I need the records below retyped exactly.
── GIVEN INFORMATION ──
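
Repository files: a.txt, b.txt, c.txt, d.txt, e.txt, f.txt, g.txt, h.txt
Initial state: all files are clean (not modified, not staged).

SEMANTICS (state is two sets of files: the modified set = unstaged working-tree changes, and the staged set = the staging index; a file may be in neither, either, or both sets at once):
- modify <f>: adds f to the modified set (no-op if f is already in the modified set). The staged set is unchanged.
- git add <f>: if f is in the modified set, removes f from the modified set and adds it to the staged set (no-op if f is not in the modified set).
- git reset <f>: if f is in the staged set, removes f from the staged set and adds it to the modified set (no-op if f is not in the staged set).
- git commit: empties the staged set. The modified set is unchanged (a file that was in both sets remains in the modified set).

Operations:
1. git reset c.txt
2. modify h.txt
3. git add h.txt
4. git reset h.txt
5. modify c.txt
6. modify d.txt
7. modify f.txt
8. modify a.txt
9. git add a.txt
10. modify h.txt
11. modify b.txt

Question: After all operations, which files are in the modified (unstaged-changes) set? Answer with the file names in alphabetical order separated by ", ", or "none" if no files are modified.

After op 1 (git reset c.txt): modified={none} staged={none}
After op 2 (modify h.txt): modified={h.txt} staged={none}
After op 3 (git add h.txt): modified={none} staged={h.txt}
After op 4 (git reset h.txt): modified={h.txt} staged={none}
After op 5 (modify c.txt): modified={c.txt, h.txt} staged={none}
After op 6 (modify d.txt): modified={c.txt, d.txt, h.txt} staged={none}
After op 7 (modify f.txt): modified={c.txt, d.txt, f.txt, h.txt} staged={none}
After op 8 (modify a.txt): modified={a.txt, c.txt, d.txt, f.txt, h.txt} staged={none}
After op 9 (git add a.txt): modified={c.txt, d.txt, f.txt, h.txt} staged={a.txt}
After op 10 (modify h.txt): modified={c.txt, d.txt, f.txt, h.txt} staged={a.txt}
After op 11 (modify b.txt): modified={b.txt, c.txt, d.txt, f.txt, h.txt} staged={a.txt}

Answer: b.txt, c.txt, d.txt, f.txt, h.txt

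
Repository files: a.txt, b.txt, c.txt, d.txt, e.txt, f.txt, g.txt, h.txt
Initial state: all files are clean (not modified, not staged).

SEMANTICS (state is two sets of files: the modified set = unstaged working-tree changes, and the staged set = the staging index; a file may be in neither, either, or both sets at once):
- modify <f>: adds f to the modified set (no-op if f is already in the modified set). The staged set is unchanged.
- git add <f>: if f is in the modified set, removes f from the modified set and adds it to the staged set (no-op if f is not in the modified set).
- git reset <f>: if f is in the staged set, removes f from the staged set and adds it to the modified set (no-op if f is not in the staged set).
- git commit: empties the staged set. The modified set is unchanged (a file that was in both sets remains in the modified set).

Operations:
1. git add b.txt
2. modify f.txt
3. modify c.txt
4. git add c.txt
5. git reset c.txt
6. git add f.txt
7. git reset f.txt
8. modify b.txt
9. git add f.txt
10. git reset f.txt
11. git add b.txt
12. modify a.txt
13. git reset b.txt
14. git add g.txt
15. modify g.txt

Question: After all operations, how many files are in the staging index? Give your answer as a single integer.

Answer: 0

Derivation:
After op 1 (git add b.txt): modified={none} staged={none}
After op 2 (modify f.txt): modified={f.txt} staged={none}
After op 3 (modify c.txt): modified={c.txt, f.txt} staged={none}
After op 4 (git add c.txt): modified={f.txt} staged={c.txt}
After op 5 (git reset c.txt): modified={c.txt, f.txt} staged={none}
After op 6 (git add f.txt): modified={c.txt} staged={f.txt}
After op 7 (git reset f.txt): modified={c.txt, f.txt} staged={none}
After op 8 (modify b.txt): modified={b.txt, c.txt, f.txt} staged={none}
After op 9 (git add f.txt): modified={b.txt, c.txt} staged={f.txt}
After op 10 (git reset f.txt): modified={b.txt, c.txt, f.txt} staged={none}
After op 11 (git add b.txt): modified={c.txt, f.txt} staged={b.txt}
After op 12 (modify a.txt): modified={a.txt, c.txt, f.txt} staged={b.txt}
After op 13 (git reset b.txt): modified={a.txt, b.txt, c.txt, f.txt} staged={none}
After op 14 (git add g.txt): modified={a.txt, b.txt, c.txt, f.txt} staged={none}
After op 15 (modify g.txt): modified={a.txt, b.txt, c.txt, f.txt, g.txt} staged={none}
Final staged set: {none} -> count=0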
───
OUTPUT FOR THIS EXERCISE:
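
Repository files: a.txt, b.txt, c.txt, d.txt, e.txt, f.txt, g.txt, h.txt
Initial state: all files are clean (not modified, not staged).

SEMANTICS (state is two sets of files: the modified set = unstaged working-tree changes, and the staged set = the staging index; a file may be in neither, either, or both sets at once):
- modify <f>: adds f to the modified set (no-op if f is already in the modified set). The staged set is unchanged.
- git add <f>: if f is in the modified set, removes f from the modified set and adds it to the staged set (no-op if f is not in the modified set).
- git reset <f>: if f is in the staged set, removes f from the staged set and adds it to the modified set (no-op if f is not in the staged set).
- git commit: empties the staged set. The modified set is unchanged (a file that was in both sets remains in the modified set).

Operations:
1. git reset c.txt
2. modify h.txt
3. git add h.txt
4. git reset h.txt
5. modify c.txt
6. modify d.txt
7. modify f.txt
8. modify a.txt
9. git add a.txt
10. modify h.txt
11. modify b.txt

Question: After all operations, which files are in the modified (unstaged-changes) set? Answer with the file names in alphabetical order separated by ", ", or "none" if no files are modified.

After op 1 (git reset c.txt): modified={none} staged={none}
After op 2 (modify h.txt): modified={h.txt} staged={none}
After op 3 (git add h.txt): modified={none} staged={h.txt}
After op 4 (git reset h.txt): modified={h.txt} staged={none}
After op 5 (modify c.txt): modified={c.txt, h.txt} staged={none}
After op 6 (modify d.txt): modified={c.txt, d.txt, h.txt} staged={none}
After op 7 (modify f.txt): modified={c.txt, d.txt, f.txt, h.txt} staged={none}
After op 8 (modify a.txt): modified={a.txt, c.txt, d.txt, f.txt, h.txt} staged={none}
After op 9 (git add a.txt): modified={c.txt, d.txt, f.txt, h.txt} staged={a.txt}
After op 10 (modify h.txt): modified={c.txt, d.txt, f.txt, h.txt} staged={a.txt}
After op 11 (modify b.txt): modified={b.txt, c.txt, d.txt, f.txt, h.txt} staged={a.txt}

Answer: b.txt, c.txt, d.txt, f.txt, h.txt

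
Repository files: a.txt, b.txt, c.txt, d.txt, e.txt, f.txt, g.txt, h.txt
Initial state: all files are clean (not modified, not staged).

SEMANTICS (state is two sets of files: the modified set = unstaged working-tree changes, and the staged set = the staging index; a file may be in neither, either, or both sets at once):
- modify <f>: adds f to the modified set (no-op if f is already in the modified set). The staged set is unchanged.
- git add <f>: if f is in the modified set, removes f from the modified set and adds it to the staged set (no-op if f is not in the modified set).
- git reset <f>: if f is in the staged set, removes f from the staged set and adds it to the modified set (no-op if f is not in the staged set).
- git commit: empties the staged set. The modified set is unchanged (a file that was in both sets remains in the modified set).

Operations:
1. git add b.txt
2. modify f.txt
3. modify c.txt
4. git add c.txt
5. git reset c.txt
6. git add f.txt
7. git reset f.txt
8. modify b.txt
9. git add f.txt
10. git reset f.txt
11. git add b.txt
12. modify a.txt
13. git reset b.txt
14. git add g.txt
15. modify g.txt

Question: After all operations, how many files are in the staging index? Give your answer as a single integer.

Answer: 0

Derivation:
After op 1 (git add b.txt): modified={none} staged={none}
After op 2 (modify f.txt): modified={f.txt} staged={none}
After op 3 (modify c.txt): modified={c.txt, f.txt} staged={none}
After op 4 (git add c.txt): modified={f.txt} staged={c.txt}
After op 5 (git reset c.txt): modified={c.txt, f.txt} staged={none}
After op 6 (git add f.txt): modified={c.txt} staged={f.txt}
After op 7 (git reset f.txt): modified={c.txt, f.txt} staged={none}
After op 8 (modify b.txt): modified={b.txt, c.txt, f.txt} staged={none}
After op 9 (git add f.txt): modified={b.txt, c.txt} staged={f.txt}
After op 10 (git reset f.txt): modified={b.txt, c.txt, f.txt} staged={none}
After op 11 (git add b.txt): modified={c.txt, f.txt} staged={b.txt}
After op 12 (modify a.txt): modified={a.txt, c.txt, f.txt} staged={b.txt}
After op 13 (git reset b.txt): modified={a.txt, b.txt, c.txt, f.txt} staged={none}
After op 14 (git add g.txt): modified={a.txt, b.txt, c.txt, f.txt} staged={none}
After op 15 (modify g.txt): modified={a.txt, b.txt, c.txt, f.txt, g.txt} staged={none}
Final staged set: {none} -> count=0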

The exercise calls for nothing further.